_Your objective_
Could you print the data that follows exactly as given?

_Information given_

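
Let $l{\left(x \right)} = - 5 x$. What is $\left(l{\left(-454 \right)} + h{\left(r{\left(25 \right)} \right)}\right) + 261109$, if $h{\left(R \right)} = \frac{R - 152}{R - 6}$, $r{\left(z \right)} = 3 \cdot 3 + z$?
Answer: $\frac{3687247}{14} \approx 2.6338 \cdot 10^{5}$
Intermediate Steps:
$r{\left(z \right)} = 9 + z$
$h{\left(R \right)} = \frac{-152 + R}{-6 + R}$
$\left(l{\left(-454 \right)} + h{\left(r{\left(25 \right)} \right)}\right) + 261109 = \left(\left(-5\right) \left(-454\right) + \frac{-152 + \left(9 + 25\right)}{-6 + \left(9 + 25\right)}\right) + 261109 = \left(2270 + \frac{-152 + 34}{-6 + 34}\right) + 261109 = \left(2270 + \frac{1}{28} \left(-118\right)\right) + 261109 = \left(2270 - \frac{59}{14}\right) + 261109 = \frac{31721}{14} + 261109 = \frac{3687247}{14}$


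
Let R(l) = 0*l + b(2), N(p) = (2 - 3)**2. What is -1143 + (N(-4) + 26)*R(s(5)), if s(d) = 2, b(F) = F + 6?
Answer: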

_Solution for this problem_
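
Let $l{\left(x \right)} = - 5 x$. What is $\left(l{\left(-454 \right)} + h{\left(r{\left(25 \right)} \right)}\right) + 261109$, if $h{\left(R \right)} = \frac{R - 152}{R - 6}$, $r{\left(z \right)} = 3 \cdot 3 + z$?
Answer: $\frac{3687247}{14} \approx 2.6338 \cdot 10^{5}$
Intermediate Steps:
$r{\left(z \right)} = 9 + z$
$h{\left(R \right)} = \frac{-152 + R}{-6 + R}$
$\left(l{\left(-454 \right)} + h{\left(r{\left(25 \right)} \right)}\right) + 261109 = \left(\left(-5\right) \left(-454\right) + \frac{-152 + \left(9 + 25\right)}{-6 + \left(9 + 25\right)}\right) + 261109 = \left(2270 + \frac{-152 + 34}{-6 + 34}\right) + 261109 = \left(2270 + \frac{1}{28} \left(-118\right)\right) + 261109 = \left(2270 - \frac{59}{14}\right) + 261109 = \frac{31721}{14} + 261109 = \frac{3687247}{14}$


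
Let R(l) = 0*l + b(2), N(p) = (2 - 3)**2. What is -1143 + (N(-4) + 26)*R(s(5)), if s(d) = 2, b(F) = F + 6?
Answer: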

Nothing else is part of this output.